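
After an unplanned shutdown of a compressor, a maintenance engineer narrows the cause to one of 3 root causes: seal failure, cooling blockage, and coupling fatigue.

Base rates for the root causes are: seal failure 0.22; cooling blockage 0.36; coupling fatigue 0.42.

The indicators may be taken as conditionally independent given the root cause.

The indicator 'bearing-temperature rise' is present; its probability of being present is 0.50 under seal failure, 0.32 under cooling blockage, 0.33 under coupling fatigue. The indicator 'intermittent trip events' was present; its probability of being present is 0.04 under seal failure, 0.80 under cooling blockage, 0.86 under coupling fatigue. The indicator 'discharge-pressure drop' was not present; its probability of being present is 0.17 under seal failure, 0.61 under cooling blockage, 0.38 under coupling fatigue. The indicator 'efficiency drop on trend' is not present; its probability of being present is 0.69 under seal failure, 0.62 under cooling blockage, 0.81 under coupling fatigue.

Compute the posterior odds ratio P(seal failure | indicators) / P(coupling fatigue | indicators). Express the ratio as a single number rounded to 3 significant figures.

0.0806

The normalizing constant cancels in an odds ratio, so compute prior × likelihood for the two hypotheses only (using 1 − P(present | H) for each absent indicator):
  seal failure: 0.22 × 0.50 × 0.04 × (1 − 0.17) × (1 − 0.69) = 0.0011321
  coupling fatigue: 0.42 × 0.33 × 0.86 × (1 − 0.38) × (1 − 0.81) = 0.014041
Odds(seal failure : coupling fatigue) = 0.0011321 / 0.014041 ≈ 0.0806.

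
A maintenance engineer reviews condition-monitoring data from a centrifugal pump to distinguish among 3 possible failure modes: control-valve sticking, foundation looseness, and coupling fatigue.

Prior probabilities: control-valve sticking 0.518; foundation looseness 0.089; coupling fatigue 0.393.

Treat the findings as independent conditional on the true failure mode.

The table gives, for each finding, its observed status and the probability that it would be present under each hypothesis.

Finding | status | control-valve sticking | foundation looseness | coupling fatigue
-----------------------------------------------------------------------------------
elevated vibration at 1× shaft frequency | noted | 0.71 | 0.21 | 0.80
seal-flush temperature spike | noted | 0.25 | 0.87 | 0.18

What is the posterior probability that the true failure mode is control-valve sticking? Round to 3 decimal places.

By Bayes' rule with conditional independence, the unnormalized weight for each hypothesis is prior × ∏ likelihoods:
  control-valve sticking: 0.518 × 0.71 × 0.25 = 0.091945
  foundation looseness: 0.089 × 0.21 × 0.87 = 0.01626
  coupling fatigue: 0.393 × 0.80 × 0.18 = 0.056592
The unnormalized weights sum to 0.1648.
P(control-valve sticking | evidence) = 0.091945 / 0.1648 ≈ 0.558.

0.558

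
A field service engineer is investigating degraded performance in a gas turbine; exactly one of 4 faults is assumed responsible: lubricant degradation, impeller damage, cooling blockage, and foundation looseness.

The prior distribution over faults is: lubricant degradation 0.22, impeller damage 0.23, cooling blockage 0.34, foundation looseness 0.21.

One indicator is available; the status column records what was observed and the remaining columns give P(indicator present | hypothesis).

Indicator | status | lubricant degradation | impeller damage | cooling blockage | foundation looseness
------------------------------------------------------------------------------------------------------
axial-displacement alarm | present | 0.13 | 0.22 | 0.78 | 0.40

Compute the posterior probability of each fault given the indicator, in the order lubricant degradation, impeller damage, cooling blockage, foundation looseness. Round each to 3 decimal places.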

※ ※ ※

_WHAT THE EXERCISE ASKS_
Exactly those lines that run from the start of the listing to the line containing "The indicators may" should be output, and no others.

_WORKED SOLUTION_
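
After an unplanned shutdown of a compressor, a maintenance engineer narrows the cause to one of 3 root causes: seal failure, cooling blockage, and coupling fatigue.

Base rates for the root causes are: seal failure 0.22; cooling blockage 0.36; coupling fatigue 0.42.

The indicators may be taken as conditionally independent given the root cause.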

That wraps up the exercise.